### TO DO
Return every entry below exactly as written.

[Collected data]
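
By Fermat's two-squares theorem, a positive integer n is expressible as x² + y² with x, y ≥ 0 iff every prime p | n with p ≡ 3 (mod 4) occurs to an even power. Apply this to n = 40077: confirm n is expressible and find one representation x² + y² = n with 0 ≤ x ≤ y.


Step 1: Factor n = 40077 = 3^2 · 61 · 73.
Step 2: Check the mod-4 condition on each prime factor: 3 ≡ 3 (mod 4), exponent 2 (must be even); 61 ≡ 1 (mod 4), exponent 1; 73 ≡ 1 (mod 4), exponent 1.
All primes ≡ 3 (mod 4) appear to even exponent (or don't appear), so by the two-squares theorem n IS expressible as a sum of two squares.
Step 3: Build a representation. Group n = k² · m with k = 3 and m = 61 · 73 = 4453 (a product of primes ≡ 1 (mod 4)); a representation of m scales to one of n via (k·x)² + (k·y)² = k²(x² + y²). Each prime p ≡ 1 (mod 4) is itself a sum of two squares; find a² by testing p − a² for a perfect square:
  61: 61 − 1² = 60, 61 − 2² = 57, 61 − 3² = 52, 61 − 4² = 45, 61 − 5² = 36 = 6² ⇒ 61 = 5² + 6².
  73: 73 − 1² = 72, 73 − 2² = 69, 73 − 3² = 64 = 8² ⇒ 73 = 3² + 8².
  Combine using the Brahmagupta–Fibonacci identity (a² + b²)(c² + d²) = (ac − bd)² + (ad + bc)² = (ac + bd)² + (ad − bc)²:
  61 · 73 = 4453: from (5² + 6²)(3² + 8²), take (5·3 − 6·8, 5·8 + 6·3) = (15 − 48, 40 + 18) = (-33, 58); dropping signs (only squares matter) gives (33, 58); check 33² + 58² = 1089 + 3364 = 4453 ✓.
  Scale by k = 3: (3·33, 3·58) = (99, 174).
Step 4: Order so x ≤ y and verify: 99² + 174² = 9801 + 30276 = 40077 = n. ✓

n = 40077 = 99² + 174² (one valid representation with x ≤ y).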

### EXERCISE SOLUTION
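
By Fermat's two-squares theorem, a positive integer n is expressible as x² + y² with x, y ≥ 0 iff every prime p | n with p ≡ 3 (mod 4) occurs to an even power. Apply this to n = 40077: confirm n is expressible and find one representation x² + y² = n with 0 ≤ x ≤ y.


Step 1: Factor n = 40077 = 3^2 · 61 · 73.
Step 2: Check the mod-4 condition on each prime factor: 3 ≡ 3 (mod 4), exponent 2 (must be even); 61 ≡ 1 (mod 4), exponent 1; 73 ≡ 1 (mod 4), exponent 1.
All primes ≡ 3 (mod 4) appear to even exponent (or don't appear), so by the two-squares theorem n IS expressible as a sum of two squares.
Step 3: Build a representation. Group n = k² · m with k = 3 and m = 61 · 73 = 4453 (a product of primes ≡ 1 (mod 4)); a representation of m scales to one of n via (k·x)² + (k·y)² = k²(x² + y²). Each prime p ≡ 1 (mod 4) is itself a sum of two squares; find a² by testing p − a² for a perfect square:
  61: 61 − 1² = 60, 61 − 2² = 57, 61 − 3² = 52, 61 − 4² = 45, 61 − 5² = 36 = 6² ⇒ 61 = 5² + 6².
  73: 73 − 1² = 72, 73 − 2² = 69, 73 − 3² = 64 = 8² ⇒ 73 = 3² + 8².
  Combine using the Brahmagupta–Fibonacci identity (a² + b²)(c² + d²) = (ac − bd)² + (ad + bc)² = (ac + bd)² + (ad − bc)²:
  61 · 73 = 4453: from (5² + 6²)(3² + 8²), take (5·3 − 6·8, 5·8 + 6·3) = (15 − 48, 40 + 18) = (-33, 58); dropping signs (only squares matter) gives (33, 58); check 33² + 58² = 1089 + 3364 = 4453 ✓.
  Scale by k = 3: (3·33, 3·58) = (99, 174).
Step 4: Order so x ≤ y and verify: 99² + 174² = 9801 + 30276 = 40077 = n. ✓

n = 40077 = 99² + 174² (one valid representation with x ≤ y).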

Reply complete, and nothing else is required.